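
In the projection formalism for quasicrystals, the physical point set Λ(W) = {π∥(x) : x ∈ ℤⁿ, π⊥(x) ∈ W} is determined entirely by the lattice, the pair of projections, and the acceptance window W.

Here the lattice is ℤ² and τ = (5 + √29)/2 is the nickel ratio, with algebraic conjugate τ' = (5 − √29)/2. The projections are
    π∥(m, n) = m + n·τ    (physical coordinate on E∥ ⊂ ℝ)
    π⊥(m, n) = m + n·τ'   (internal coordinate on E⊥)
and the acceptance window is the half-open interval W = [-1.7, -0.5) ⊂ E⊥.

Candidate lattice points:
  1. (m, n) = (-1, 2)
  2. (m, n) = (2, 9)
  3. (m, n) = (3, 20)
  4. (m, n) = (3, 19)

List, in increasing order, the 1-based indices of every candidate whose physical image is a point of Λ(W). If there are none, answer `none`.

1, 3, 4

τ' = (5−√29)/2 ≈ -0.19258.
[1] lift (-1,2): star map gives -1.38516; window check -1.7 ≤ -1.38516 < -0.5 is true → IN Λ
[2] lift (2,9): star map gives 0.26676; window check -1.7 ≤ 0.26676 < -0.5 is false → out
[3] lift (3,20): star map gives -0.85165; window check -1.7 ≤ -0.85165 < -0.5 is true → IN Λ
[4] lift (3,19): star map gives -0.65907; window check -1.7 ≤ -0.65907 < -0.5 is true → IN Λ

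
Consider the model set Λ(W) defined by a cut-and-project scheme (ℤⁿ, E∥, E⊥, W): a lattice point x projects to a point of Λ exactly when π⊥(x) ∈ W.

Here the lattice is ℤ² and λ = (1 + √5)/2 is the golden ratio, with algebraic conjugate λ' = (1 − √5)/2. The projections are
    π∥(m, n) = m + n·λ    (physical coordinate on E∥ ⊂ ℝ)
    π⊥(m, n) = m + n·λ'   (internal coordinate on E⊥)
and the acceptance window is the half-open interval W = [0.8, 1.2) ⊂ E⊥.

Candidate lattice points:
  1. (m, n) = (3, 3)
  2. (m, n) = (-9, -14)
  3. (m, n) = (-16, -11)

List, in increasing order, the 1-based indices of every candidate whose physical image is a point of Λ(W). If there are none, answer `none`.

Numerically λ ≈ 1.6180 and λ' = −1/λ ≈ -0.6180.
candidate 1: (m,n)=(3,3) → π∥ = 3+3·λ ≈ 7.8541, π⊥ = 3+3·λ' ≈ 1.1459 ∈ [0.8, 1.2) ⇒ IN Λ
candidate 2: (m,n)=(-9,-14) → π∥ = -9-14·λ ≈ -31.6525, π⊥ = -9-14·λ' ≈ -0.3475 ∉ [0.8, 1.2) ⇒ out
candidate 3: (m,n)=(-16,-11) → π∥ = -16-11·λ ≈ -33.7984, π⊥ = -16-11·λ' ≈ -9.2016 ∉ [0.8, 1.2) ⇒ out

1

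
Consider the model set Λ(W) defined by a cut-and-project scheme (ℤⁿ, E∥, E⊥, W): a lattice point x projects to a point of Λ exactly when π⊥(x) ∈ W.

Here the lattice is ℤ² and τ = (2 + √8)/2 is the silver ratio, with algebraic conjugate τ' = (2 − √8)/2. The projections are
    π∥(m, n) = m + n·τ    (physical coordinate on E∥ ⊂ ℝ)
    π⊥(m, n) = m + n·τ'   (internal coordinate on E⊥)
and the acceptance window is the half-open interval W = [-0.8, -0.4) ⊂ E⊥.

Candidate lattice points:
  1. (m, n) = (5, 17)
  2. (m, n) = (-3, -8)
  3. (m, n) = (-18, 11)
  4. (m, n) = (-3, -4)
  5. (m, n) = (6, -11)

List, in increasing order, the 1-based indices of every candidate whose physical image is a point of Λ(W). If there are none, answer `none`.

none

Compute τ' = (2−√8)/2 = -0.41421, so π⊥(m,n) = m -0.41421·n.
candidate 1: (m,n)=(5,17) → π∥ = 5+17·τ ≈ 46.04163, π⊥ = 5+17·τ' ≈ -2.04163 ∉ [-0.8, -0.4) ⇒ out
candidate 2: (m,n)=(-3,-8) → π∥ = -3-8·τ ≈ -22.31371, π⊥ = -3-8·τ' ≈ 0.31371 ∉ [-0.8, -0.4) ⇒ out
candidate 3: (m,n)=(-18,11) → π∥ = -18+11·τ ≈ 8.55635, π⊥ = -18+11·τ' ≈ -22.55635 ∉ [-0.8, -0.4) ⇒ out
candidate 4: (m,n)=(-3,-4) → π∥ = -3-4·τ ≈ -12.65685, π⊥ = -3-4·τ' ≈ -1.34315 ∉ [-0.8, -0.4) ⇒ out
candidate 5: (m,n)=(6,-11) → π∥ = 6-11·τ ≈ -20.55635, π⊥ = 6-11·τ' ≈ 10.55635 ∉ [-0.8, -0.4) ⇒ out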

Exercise aim:
Would you print exactly the lines from the first line of the entries above through the line that has "4. (m, n) = (3, 19)", both included, and stop there?

Worked solution:
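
In the projection formalism for quasicrystals, the physical point set Λ(W) = {π∥(x) : x ∈ ℤⁿ, π⊥(x) ∈ W} is determined entirely by the lattice, the pair of projections, and the acceptance window W.

Here the lattice is ℤ² and τ = (5 + √29)/2 is the nickel ratio, with algebraic conjugate τ' = (5 − √29)/2. The projections are
    π∥(m, n) = m + n·τ    (physical coordinate on E∥ ⊂ ℝ)
    π⊥(m, n) = m + n·τ'   (internal coordinate on E⊥)
and the acceptance window is the half-open interval W = [-1.7, -0.5) ⊂ E⊥.

Candidate lattice points:
  1. (m, n) = (-1, 2)
  2. (m, n) = (2, 9)
  3. (m, n) = (3, 20)
  4. (m, n) = (3, 19)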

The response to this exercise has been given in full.